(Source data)
----------------------------------------

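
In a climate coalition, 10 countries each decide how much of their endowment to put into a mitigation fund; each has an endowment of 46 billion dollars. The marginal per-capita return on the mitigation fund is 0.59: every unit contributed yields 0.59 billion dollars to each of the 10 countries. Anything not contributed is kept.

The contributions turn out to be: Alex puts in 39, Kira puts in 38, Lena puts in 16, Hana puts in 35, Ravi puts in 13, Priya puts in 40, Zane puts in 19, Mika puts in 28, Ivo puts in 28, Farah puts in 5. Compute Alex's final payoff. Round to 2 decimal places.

Total contributed: 39 + 38 + 16 + 35 + 13 + 40 + 19 + 28 + 28 + 5 = 261.
Each receives 0.59 × 261 = 153.99 from the mitigation fund.
Alex keeps 46 − 39 = 7, so Alex's payoff is 7 + 153.99 = 160.99.

160.99 billion dollars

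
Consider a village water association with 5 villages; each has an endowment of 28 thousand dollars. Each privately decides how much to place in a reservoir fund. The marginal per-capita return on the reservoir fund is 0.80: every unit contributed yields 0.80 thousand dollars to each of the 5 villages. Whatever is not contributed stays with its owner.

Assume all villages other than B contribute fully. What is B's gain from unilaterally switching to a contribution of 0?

Switching from a contribution of 28 to 0 lets B keep an extra 28 thousand dollars, but lowers the reservoir fund by 28, which costs B their own share of that drop: 0.80 × 28 = 22.40.
Net gain = 28 − 22.40 = 5.60. The private return per contributed unit (0.80) is below 1, so free-riding is indeed the best response regardless of what the others do.

5.60 thousand dollars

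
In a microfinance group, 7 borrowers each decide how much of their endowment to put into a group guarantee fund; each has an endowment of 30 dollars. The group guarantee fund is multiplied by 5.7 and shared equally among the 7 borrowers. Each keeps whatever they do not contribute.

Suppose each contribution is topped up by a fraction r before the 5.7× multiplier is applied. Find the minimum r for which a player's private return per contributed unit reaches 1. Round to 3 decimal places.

With matching at rate r, one contributed unit becomes (1 + r) in the group guarantee fund and returns 5.7 × (1 + r) / 7 to the contributor.
Setting this equal to 1: 1 + r = 7/5.7 = 1.2281.
So the minimum matching rate is r = 1.2281 − 1 = 0.228.

0.228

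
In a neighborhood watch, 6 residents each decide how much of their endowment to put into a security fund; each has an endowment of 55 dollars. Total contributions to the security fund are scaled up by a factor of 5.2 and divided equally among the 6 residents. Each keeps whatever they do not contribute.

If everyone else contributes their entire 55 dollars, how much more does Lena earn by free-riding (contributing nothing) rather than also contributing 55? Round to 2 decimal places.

Switching from a contribution of 55 to 0 lets Lena keep an extra 55 dollars, but lowers the security fund by 55, which costs Lena their own share of that drop: 5.2/6 × 55 = 47.67.
Net gain = 55 − 47.67 = 7.33. The private return per contributed unit (0.8667) is below 1, so free-riding is indeed the best response regardless of what the others do.

7.33 dollars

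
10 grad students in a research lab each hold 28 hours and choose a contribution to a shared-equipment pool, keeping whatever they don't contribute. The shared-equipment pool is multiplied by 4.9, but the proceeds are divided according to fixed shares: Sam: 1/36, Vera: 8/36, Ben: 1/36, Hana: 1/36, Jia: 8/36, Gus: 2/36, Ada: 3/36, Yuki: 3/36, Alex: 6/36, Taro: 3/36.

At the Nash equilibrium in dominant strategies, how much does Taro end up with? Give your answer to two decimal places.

50.87 hours

A player with share s gets back 4.9·s per unit contributed, so full contribution is dominant for anyone with s > 1/4.9 = 0.2041 and zero contribution is dominant for anyone below.
Vera and Jia clear that bar, contributing 28 each; the remaining 8 contribute 0. Total contributed: 56.
Taro keeps 28 and receives 4.9 × 56 × 3/36 = 22.87 from the shared-equipment pool, for a payoff of 50.87.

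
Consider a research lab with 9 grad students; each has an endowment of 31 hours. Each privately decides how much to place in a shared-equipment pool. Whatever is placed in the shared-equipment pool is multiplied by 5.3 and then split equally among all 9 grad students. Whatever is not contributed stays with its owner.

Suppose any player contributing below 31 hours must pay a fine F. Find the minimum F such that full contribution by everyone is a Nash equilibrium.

12.74 hours

Given the others contribute fully, the best deviation is to contribute 0 (any partial contribution still incurs the fine and gives up units whose private return 0.5889 is below 1).
Deviating from 31 to 0 saves 31 hours but forfeits the deviator's share of the drop in the shared-equipment pool: 5.3/9 × 31 = 18.26.
So the deviation gain is 31 − 18.26 = 12.74, and the fine must be at least 12.74 hours to wipe it out.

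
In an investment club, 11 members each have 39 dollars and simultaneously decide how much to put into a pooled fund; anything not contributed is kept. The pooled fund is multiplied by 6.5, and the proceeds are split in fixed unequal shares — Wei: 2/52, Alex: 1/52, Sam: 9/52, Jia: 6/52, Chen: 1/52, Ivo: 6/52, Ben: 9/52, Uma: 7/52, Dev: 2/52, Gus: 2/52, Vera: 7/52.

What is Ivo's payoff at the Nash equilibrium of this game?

A player with share s gets back 6.5·s per unit contributed, so full contribution is dominant for anyone with s > 1/6.5 = 0.1538 and zero contribution is dominant for anyone below.
Sam and Ben are above the threshold, contributing 39 each; the remaining 9 contribute 0. Total contributed: 78.
Ivo keeps 39 and receives 6.5 × 78 × 6/52 = 58.50 from the pooled fund, for a payoff of 97.50.

97.50 dollars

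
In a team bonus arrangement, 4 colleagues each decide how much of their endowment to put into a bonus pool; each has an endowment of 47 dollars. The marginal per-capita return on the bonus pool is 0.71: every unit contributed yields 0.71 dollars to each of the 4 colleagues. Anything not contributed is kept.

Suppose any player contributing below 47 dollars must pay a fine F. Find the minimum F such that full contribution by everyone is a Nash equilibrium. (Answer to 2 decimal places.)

13.63 dollars

Given the others contribute fully, the best deviation is to contribute 0 (any partial contribution still incurs the fine and gives up units whose private return 0.71 is below 1).
Deviating from 47 to 0 saves 47 dollars but forfeits the deviator's share of the drop in the bonus pool: 0.71 × 47 = 33.37.
So the deviation gain is 47 − 33.37 = 13.63, and the fine must be at least 13.63 dollars to wipe it out.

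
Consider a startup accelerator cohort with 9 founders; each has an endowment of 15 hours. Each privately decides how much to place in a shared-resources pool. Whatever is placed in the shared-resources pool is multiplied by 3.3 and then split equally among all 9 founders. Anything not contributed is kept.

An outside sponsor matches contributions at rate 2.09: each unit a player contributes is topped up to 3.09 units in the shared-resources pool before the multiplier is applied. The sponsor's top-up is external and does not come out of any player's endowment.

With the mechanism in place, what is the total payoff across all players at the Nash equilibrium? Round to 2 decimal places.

1376.60 hours

With the mechanism, a contributed unit returns 3.3 × 3.09 / 9 = 1.1330 per unit of net cost to the contributor — now above 1 — so contributing fully is weakly dominant for every player.
So the Nash equilibrium is full contribution by all 9; the group earns 3.3 × 3.09 × 135 = 1376.60.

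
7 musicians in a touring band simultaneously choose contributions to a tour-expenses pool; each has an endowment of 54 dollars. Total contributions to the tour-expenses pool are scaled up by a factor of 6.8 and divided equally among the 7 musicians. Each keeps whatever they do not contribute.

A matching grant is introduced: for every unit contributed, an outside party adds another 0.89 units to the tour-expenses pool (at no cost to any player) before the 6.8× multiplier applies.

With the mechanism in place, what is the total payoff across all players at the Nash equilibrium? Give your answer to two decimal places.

The effective private return per unit is now 6.8 × 1.89 / 7 = 1.8360 > 1, so every player's dominant strategy flips to full contribution.
At the Nash equilibrium everyone contributes 54. Group total payoff = 6.8 × 1.89 × 378 = 4858.06.

4858.06 dollars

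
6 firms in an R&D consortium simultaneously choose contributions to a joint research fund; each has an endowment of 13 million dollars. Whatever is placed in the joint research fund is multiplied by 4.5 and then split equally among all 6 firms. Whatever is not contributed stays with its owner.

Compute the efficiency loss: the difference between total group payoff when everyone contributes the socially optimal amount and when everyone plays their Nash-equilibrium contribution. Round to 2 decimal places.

273.00 million dollars

Each contributed unit returns 4.5/6 = 0.7500 to its contributor — below 1 — so contributing 0 is dominant for every player. At the Nash equilibrium everyone keeps their 13, and the group total is 6 × 13 = 78.
Each contributed unit returns 4.500 to the group as a whole (0.7500 to each of 6 players), which exceeds 1, so the social optimum is full contribution: group total = 4.500 × 78 = 351.00.
Efficiency loss = 351.00 − 78 = 273.00.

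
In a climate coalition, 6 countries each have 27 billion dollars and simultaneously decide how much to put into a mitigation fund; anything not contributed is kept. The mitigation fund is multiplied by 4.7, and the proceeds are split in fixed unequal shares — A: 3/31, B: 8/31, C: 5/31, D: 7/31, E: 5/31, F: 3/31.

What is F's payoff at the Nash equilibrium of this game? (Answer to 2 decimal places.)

51.56 billion dollars

For player j, contributing a unit is worthwhile iff 4.7 × (j's share) ≥ 1, i.e. iff j's share is at least 0.2128.
The shares above 0.2128 belong to B and D, contributing 27 each; the remaining 4 contribute 0. Total contributed: 54.
F keeps 27 and receives 4.7 × 54 × 3/31 = 24.56 from the mitigation fund, for a payoff of 51.56.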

----------------------------------------

# Activity
Among the records above, only the lines between the line holding "Consider a village" and the line holding "In a neighborhood", inclusive, are to be output, exactly as written.

# Answer box
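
Consider a village water association with 5 villages; each has an endowment of 28 thousand dollars. Each privately decides how much to place in a reservoir fund. The marginal per-capita return on the reservoir fund is 0.80: every unit contributed yields 0.80 thousand dollars to each of the 5 villages. Whatever is not contributed stays with its owner.

Assume all villages other than B contribute fully. What is B's gain from unilaterally switching to a contribution of 0?

Switching from a contribution of 28 to 0 lets B keep an extra 28 thousand dollars, but lowers the reservoir fund by 28, which costs B their own share of that drop: 0.80 × 28 = 22.40.
Net gain = 28 − 22.40 = 5.60. The private return per contributed unit (0.80) is below 1, so free-riding is indeed the best response regardless of what the others do.

5.60 thousand dollars

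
In a microfinance group, 7 borrowers each decide how much of their endowment to put into a group guarantee fund; each has an endowment of 30 dollars. The group guarantee fund is multiplied by 5.7 and shared equally among the 7 borrowers. Each keeps whatever they do not contribute.

Suppose each contribution is topped up by a fraction r before the 5.7× multiplier is applied. Find the minimum r for which a player's private return per contributed unit reaches 1. Round to 3 decimal places.

With matching at rate r, one contributed unit becomes (1 + r) in the group guarantee fund and returns 5.7 × (1 + r) / 7 to the contributor.
Setting this equal to 1: 1 + r = 7/5.7 = 1.2281.
So the minimum matching rate is r = 1.2281 − 1 = 0.228.

0.228

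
In a neighborhood watch, 6 residents each decide how much of their endowment to put into a security fund; each has an endowment of 55 dollars. Total contributions to the security fund are scaled up by a factor of 5.2 and divided equally among the 6 residents. Each keeps whatever they do not contribute.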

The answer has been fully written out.